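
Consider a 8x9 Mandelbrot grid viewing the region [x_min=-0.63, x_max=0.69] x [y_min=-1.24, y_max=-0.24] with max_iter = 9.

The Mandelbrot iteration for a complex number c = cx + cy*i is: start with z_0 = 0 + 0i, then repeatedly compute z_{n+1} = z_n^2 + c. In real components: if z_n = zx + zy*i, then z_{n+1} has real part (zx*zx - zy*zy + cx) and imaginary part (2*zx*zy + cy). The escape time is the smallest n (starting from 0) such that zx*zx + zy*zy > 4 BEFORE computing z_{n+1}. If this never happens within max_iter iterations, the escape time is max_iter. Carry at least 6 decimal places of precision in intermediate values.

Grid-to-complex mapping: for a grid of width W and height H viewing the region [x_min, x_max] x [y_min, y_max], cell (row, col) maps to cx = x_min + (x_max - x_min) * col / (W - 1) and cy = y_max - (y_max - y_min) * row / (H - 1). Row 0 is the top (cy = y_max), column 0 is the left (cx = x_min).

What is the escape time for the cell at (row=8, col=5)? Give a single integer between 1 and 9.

Answer: 2

Derivation:
z_0 = 0 + 0i, c = 0.3129 + -1.2400i
Iter 1: z = 0.3129 + -1.2400i, |z|^2 = 1.6355
Iter 2: z = -1.1269 + -2.0159i, |z|^2 = 5.3336
Escaped at iteration 2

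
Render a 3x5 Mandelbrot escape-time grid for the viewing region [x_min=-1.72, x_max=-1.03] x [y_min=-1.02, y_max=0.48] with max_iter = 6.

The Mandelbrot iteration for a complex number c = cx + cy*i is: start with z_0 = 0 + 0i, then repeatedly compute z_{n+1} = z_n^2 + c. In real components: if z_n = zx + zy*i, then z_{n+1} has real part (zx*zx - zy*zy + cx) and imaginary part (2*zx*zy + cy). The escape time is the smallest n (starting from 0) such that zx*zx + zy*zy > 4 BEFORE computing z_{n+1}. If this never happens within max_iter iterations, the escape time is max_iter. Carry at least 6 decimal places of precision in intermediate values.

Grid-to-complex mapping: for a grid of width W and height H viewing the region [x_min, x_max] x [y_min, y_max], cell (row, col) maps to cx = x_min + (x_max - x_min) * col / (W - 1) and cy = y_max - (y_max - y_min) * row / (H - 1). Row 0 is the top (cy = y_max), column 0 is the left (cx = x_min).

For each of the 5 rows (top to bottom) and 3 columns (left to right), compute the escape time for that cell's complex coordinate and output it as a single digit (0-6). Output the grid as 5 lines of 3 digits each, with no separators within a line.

(row=0, col=0): c = -1.7200 + 0.4800i → escape time 3
(row=0, col=1): c = -1.3750 + 0.4800i → escape time 4
(row=0, col=2): c = -1.0300 + 0.4800i → escape time 5
(row=1, col=0): c = -1.7200 + 0.1050i → escape time 5
(row=1, col=1): c = -1.3750 + 0.1050i → escape time 6
(row=1, col=2): c = -1.0300 + 0.1050i → escape time 6
(row=2, col=0): c = -1.7200 + -0.2700i → escape time 4
(row=2, col=1): c = -1.3750 + -0.2700i → escape time 6
(row=2, col=2): c = -1.0300 + -0.2700i → escape time 6
(row=3, col=0): c = -1.7200 + -0.6450i → escape time 3
(row=3, col=1): c = -1.3750 + -0.6450i → escape time 3
(row=3, col=2): c = -1.0300 + -0.6450i → escape time 4
(row=4, col=0): c = -1.7200 + -1.0200i → escape time 2
(row=4, col=1): c = -1.3750 + -1.0200i → escape time 3
(row=4, col=2): c = -1.0300 + -1.0200i → escape time 3

Answer: 345
566
466
334
233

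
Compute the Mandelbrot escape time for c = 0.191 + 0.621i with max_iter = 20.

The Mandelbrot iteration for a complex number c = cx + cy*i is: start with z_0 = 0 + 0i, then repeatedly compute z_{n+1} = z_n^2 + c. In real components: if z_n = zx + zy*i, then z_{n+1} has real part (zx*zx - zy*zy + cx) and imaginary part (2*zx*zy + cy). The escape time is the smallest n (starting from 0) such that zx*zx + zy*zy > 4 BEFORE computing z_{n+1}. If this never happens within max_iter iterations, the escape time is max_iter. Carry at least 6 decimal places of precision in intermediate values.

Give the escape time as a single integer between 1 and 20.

Answer: 10

Derivation:
z_0 = 0 + 0i, c = 0.1910 + 0.6210i
Iter 1: z = 0.1910 + 0.6210i, |z|^2 = 0.4221
Iter 2: z = -0.1582 + 0.8582i, |z|^2 = 0.7616
Iter 3: z = -0.5205 + 0.3495i, |z|^2 = 0.3931
Iter 4: z = 0.3398 + 0.2571i, |z|^2 = 0.1816
Iter 5: z = 0.2403 + 0.7957i, |z|^2 = 0.6910
Iter 6: z = -0.3844 + 1.0035i, |z|^2 = 1.1548
Iter 7: z = -0.6682 + -0.1505i, |z|^2 = 0.4692
Iter 8: z = 0.6149 + 0.8222i, |z|^2 = 1.0540
Iter 9: z = -0.1069 + 1.6320i, |z|^2 = 2.6750
Iter 10: z = -2.4611 + 0.2720i, |z|^2 = 6.1311
Escaped at iteration 10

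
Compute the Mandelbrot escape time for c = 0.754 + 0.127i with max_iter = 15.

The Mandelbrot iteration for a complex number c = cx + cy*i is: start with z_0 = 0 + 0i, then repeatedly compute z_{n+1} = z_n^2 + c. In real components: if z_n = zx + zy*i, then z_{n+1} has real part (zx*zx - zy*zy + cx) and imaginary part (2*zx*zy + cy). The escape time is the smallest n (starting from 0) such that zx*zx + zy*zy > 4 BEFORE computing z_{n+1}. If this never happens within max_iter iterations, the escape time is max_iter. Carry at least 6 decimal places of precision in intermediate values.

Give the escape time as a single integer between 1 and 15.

Answer: 3

Derivation:
z_0 = 0 + 0i, c = 0.7540 + 0.1270i
Iter 1: z = 0.7540 + 0.1270i, |z|^2 = 0.5846
Iter 2: z = 1.3064 + 0.3185i, |z|^2 = 1.8081
Iter 3: z = 2.3592 + 0.9592i, |z|^2 = 6.4859
Escaped at iteration 3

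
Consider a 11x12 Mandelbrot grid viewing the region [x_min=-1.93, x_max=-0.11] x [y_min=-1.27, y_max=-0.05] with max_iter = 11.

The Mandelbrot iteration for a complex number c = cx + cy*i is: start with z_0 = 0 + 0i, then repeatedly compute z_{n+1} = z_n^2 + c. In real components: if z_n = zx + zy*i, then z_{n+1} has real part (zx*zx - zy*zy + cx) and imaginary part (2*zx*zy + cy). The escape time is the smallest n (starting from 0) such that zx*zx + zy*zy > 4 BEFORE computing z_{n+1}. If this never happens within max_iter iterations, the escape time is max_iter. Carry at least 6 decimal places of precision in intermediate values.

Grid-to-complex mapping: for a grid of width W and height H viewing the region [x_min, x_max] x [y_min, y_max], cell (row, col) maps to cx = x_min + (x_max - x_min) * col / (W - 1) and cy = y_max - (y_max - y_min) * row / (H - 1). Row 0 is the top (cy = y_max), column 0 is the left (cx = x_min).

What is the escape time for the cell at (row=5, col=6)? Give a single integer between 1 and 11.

z_0 = 0 + 0i, c = -0.8380 + -0.6045i
Iter 1: z = -0.8380 + -0.6045i, |z|^2 = 1.0677
Iter 2: z = -0.5012 + 0.4087i, |z|^2 = 0.4182
Iter 3: z = -0.7538 + -1.0142i, |z|^2 = 1.5968
Iter 4: z = -1.2985 + 0.9245i, |z|^2 = 2.5406
Iter 5: z = -0.0066 + -3.0053i, |z|^2 = 9.0319
Escaped at iteration 5

Answer: 5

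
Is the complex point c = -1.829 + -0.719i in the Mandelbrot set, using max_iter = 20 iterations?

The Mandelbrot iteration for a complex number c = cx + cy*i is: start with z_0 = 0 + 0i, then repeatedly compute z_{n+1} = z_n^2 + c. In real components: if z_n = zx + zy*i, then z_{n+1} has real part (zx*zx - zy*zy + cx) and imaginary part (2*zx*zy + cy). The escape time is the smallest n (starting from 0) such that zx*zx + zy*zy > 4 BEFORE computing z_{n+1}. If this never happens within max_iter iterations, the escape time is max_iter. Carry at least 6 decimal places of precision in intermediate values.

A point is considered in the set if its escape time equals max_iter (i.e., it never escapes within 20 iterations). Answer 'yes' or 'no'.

Answer: no

Derivation:
z_0 = 0 + 0i, c = -1.8290 + -0.7190i
Iter 1: z = -1.8290 + -0.7190i, |z|^2 = 3.8622
Iter 2: z = 0.9993 + 1.9111i, |z|^2 = 4.6509
Escaped at iteration 2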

+---+

## WORK INSTRUCTIONS
From the records above, print exactly the lines that run from the line with "What is the escape time for the cell at (row=8, col=5)?" to the line with "Render a 3x5", inclusive.

## RESPONSE FOR THIS EXERCISE
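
What is the escape time for the cell at (row=8, col=5)? Give a single integer between 1 and 9.

Answer: 2

Derivation:
z_0 = 0 + 0i, c = 0.3129 + -1.2400i
Iter 1: z = 0.3129 + -1.2400i, |z|^2 = 1.6355
Iter 2: z = -1.1269 + -2.0159i, |z|^2 = 5.3336
Escaped at iteration 2

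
Render a 3x5 Mandelbrot escape-time grid for the viewing region [x_min=-1.72, x_max=-1.03] x [y_min=-1.02, y_max=0.48] with max_iter = 6.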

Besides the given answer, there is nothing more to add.